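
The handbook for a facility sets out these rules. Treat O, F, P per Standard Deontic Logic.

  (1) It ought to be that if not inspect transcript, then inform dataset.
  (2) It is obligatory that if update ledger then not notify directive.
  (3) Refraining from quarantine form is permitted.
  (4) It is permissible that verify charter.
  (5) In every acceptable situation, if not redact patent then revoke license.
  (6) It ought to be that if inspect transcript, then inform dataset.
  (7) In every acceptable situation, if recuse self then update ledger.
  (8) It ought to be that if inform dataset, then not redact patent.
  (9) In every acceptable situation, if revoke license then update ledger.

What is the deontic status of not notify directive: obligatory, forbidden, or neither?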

...

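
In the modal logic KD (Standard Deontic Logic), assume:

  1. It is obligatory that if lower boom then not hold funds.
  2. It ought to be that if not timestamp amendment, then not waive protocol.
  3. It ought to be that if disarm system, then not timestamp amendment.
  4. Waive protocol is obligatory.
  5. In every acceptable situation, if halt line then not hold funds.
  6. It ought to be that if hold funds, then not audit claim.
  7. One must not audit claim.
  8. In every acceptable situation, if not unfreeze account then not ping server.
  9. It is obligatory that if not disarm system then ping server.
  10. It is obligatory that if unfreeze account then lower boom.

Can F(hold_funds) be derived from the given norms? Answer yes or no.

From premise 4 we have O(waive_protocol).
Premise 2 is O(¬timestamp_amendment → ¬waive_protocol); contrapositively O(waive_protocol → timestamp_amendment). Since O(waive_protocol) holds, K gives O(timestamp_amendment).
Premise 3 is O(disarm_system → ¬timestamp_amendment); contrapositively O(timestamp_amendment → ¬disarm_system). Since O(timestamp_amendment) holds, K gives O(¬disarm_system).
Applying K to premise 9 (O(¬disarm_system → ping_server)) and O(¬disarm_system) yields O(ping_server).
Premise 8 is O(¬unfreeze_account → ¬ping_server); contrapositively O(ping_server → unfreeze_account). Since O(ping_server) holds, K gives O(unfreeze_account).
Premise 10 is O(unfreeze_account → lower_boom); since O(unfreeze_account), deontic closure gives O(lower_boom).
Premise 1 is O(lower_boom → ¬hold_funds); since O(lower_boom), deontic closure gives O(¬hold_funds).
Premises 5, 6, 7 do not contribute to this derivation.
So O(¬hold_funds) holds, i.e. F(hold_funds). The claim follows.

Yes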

## TO DO
What lines above mention "that"? Copy each one.

## FINAL ANSWER
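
  (1) It ought to be that if not inspect transcript, then inform dataset.
  (2) It is obligatory that if update ledger then not notify directive.
  (4) It is permissible that verify charter.
  (6) It ought to be that if inspect transcript, then inform dataset.
  (8) It ought to be that if inform dataset, then not redact patent.
  1. It is obligatory that if lower boom then not hold funds.
  2. It ought to be that if not timestamp amendment, then not waive protocol.
  3. It ought to be that if disarm system, then not timestamp amendment.
  6. It ought to be that if hold funds, then not audit claim.
  9. It is obligatory that if not disarm system then ping server.
  10. It is obligatory that if unfreeze account then lower boom.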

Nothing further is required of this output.